• WHAT TO WORK ON
Copy out, exactly, the first line of the entries below and every line after it through the one containing "resident-rights training: 2025-01-31".

START RECORDS FOR THE EXERCISE

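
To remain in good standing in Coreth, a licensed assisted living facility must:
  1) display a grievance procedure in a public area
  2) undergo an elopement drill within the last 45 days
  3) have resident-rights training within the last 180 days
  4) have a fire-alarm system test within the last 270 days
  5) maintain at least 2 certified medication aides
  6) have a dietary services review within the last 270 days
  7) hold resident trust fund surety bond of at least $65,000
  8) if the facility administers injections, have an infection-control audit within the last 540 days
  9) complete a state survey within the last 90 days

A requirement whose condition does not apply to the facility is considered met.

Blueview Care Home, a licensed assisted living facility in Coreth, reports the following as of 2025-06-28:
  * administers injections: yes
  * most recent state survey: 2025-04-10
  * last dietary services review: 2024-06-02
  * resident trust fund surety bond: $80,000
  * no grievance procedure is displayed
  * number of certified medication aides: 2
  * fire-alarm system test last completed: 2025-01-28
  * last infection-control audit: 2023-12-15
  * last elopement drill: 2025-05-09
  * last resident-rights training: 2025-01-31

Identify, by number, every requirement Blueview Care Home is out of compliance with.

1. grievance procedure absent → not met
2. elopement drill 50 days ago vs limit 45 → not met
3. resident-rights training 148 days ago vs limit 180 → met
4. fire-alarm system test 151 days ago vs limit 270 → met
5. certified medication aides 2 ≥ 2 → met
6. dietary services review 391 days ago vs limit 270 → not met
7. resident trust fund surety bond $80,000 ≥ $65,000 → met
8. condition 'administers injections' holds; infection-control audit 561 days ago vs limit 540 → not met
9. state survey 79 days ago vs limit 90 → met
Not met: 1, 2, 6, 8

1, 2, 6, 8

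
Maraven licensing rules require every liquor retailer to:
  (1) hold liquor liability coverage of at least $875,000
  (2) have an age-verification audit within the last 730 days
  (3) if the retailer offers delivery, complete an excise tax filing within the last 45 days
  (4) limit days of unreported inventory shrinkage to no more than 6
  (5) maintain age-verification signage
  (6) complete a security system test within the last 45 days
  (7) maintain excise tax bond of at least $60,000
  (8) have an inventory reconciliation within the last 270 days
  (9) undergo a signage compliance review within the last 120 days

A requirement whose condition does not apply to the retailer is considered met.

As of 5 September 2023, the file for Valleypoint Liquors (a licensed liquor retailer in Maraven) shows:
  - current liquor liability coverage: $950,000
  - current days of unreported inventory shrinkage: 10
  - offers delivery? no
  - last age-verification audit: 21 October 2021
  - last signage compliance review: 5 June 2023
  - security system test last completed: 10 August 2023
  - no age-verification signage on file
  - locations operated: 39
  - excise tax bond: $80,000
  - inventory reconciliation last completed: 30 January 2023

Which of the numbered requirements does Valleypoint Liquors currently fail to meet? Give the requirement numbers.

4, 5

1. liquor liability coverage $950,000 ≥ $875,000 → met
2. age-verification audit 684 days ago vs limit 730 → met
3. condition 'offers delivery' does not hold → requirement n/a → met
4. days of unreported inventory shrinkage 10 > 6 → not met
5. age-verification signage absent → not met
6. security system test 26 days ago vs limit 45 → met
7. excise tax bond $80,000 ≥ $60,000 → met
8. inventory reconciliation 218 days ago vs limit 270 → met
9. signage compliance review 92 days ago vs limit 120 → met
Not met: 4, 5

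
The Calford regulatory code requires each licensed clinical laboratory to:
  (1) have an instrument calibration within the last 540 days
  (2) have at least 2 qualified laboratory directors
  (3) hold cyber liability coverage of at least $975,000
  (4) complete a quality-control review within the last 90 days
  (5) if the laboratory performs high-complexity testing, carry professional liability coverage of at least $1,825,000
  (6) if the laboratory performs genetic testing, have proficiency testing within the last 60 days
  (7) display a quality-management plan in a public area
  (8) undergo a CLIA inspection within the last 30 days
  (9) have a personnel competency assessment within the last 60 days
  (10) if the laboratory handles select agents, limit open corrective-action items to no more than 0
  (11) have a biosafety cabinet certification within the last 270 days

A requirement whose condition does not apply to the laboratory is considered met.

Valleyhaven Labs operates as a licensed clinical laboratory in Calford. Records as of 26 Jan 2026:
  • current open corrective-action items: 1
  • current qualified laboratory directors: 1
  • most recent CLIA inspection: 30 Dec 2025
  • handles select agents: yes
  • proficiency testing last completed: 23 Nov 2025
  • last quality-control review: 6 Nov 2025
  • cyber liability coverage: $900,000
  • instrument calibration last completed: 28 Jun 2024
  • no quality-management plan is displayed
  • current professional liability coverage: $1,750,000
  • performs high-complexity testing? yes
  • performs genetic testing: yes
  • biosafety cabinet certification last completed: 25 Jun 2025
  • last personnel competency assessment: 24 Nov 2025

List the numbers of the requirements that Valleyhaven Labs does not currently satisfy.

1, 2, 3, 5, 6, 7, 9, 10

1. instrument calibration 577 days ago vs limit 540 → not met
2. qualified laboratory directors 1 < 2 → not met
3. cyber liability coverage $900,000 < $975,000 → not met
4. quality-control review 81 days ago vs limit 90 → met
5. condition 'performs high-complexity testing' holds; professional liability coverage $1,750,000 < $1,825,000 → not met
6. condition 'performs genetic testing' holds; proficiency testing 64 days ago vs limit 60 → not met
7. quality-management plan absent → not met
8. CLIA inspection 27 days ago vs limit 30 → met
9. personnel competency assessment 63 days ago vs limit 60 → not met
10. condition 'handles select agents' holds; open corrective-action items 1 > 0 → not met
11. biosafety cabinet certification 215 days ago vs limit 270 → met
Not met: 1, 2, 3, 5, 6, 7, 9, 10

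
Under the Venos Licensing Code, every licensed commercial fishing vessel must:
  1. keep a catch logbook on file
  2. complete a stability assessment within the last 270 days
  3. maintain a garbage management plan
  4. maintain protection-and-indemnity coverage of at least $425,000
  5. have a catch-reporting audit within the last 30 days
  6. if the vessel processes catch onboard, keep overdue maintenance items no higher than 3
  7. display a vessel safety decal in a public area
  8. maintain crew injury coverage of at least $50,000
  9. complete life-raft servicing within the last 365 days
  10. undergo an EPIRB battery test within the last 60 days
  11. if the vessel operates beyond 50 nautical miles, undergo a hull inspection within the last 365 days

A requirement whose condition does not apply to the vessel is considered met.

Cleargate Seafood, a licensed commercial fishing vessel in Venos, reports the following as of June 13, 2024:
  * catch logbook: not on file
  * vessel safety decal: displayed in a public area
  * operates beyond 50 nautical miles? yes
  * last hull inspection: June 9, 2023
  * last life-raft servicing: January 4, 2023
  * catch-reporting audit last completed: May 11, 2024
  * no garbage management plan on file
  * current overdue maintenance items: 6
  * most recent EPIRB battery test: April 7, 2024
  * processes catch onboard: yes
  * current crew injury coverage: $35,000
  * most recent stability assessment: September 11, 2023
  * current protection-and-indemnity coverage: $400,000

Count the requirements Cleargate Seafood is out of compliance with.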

END RECORDS FOR THE EXERCISE

• SOLUTION BELOW
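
To remain in good standing in Coreth, a licensed assisted living facility must:
  1) display a grievance procedure in a public area
  2) undergo an elopement drill within the last 45 days
  3) have resident-rights training within the last 180 days
  4) have a fire-alarm system test within the last 270 days
  5) maintain at least 2 certified medication aides
  6) have a dietary services review within the last 270 days
  7) hold resident trust fund surety bond of at least $65,000
  8) if the facility administers injections, have an infection-control audit within the last 540 days
  9) complete a state survey within the last 90 days

A requirement whose condition does not apply to the facility is considered met.

Blueview Care Home, a licensed assisted living facility in Coreth, reports the following as of 2025-06-28:
  * administers injections: yes
  * most recent state survey: 2025-04-10
  * last dietary services review: 2024-06-02
  * resident trust fund surety bond: $80,000
  * no grievance procedure is displayed
  * number of certified medication aides: 2
  * fire-alarm system test last completed: 2025-01-28
  * last infection-control audit: 2023-12-15
  * last elopement drill: 2025-05-09
  * last resident-rights training: 2025-01-31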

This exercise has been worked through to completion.